### RECORDS SUPPLIED
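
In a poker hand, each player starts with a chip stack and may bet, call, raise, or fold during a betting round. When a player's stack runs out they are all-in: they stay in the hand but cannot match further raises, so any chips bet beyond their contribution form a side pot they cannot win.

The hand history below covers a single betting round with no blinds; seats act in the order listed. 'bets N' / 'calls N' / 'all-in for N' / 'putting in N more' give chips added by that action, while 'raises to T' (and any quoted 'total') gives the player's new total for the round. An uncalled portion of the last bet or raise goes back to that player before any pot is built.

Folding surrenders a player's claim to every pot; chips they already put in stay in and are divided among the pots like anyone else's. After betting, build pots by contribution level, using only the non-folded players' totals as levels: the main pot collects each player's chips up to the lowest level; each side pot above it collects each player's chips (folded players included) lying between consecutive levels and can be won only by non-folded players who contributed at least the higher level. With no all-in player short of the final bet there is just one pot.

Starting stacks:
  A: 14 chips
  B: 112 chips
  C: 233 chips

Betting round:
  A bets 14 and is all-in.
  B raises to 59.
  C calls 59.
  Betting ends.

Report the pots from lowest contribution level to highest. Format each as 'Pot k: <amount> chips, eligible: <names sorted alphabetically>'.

Pot 1: 42 chips, eligible: A, B, C
Pot 2: 90 chips, eligible: B, C

Derivation:
Contributions: A=14, B=59, C=59
Pot levels (distinct totals of non-folded players): 14, 59
Layer 1-14: 14 each from A, B, C = 14*3 = 42 chips; eligible A, B, C
Layer 15-59: 45 each from B, C = 45*2 = 90 chips; eligible B, C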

### AIM OF THE TASK
Tally up how many lines in the preceding listing contain the word "hand". Give nothing but the number.

### THE ANSWER
2